START TASK DATA

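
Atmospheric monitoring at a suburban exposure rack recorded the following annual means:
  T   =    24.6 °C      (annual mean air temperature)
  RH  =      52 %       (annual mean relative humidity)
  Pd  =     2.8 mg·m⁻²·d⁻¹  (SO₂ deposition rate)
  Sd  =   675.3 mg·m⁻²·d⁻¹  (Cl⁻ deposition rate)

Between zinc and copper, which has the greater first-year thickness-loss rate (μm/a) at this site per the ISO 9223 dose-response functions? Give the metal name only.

zinc: temperature factor f = -0.071·(14.6) = -1.0366
  Pd branch = 0.0129·Pd^0.44·e^(0.046·RH+f) = 0.0787 μm/a
  Cl⁻ term: 0.0175·675.3^0.57·exp(0.008·52+0.085·24.6) = 8.803
  sum: 0.0787 + 8.803 → r_corr = 8.882 μm/a
copper: temperature factor f = -0.080·(14.6) = -1.1680
  SO₂ term: 0.0053·2.8^0.26·exp(0.059·52-1.1680) = 0.04631
  Cl⁻ term: 0.01025·675.3^0.27·exp(0.036·52+0.049·24.6) = 1.292
  r_corr = 0.04631 + 1.292 = 1.338 μm/a
Ordering by μm/a: zinc (8.88) > copper (1.34)

zinc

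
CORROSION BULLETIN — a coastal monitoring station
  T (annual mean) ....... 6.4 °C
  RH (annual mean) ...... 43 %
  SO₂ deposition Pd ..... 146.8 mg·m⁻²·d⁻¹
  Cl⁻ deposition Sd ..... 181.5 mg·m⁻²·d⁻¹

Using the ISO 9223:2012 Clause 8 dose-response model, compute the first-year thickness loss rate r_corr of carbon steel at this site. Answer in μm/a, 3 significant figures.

carbon steel: f(T) = +0.150·(T−10) [T≤10 °C] = -0.5400
  SO₂ term: 1.77·146.8^0.52·exp(0.02·43-0.5400) = 32.63
  Sd branch = 0.102·Sd^0.62·e^(0.033·RH+0.04·T) = 13.69 μm/a
  sum: 32.63 + 13.69 → r_corr = 46.33 μm/a

r_corr = 46.3 μm/a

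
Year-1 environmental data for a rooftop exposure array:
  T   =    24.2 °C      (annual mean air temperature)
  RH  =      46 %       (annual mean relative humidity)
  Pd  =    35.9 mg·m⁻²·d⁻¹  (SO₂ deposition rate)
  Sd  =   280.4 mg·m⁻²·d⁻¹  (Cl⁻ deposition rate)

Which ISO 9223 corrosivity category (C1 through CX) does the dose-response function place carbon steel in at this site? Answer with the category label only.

carbon steel: f(T) = -0.054·(T−10) [T>10 °C] = -0.7668
  Pd branch = 1.77·Pd^0.52·e^(0.02·RH+f) = 13.28 μm/a
  Cl⁻ term: 0.102·280.4^0.62·exp(0.033·46+0.04·24.2) = 40.35
  r_corr = 13.28 + 40.35 = 53.63 μm/a
Category bounds: 50…80 μm/a bracket r_corr ⇒ C4

C4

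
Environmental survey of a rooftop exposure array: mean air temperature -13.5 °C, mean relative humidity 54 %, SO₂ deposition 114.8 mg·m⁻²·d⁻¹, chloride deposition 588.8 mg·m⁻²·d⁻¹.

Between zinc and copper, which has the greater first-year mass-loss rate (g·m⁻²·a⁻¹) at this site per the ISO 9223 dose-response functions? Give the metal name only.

zinc: temperature factor f = +0.038·(-23.5) = -0.8930
  sulphur-dioxide contribution → 0.5104 μm/a
  chloride contribution → 0.3245 μm/a
  total first-year rate 0.8349 μm/a
  mass loss = 0.8349 μm/a × 7.14 g/cm³ = 5.961 g·m⁻²·a⁻¹
copper: temperature factor f = +0.126·(-23.5) = -2.9610
  sulphur-dioxide contribution → 0.02278 μm/a
  chloride contribution → 0.2068 μm/a
  ⇒ r_corr(copper) = 0.2296 μm/a
  mass loss = 0.2296 μm/a × 8.96 g/cm³ = 2.057 g·m⁻²·a⁻¹
Ordering by g·m⁻²·a⁻¹: zinc (5.96) > copper (2.06)

zinc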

END TASK DATA

> _WHAT IS NEEDED_: If a line of the records above includes the word "rooftop", count it; state the final number with no other words.

> _ANSWER FOR THIS EXERCISE_: 2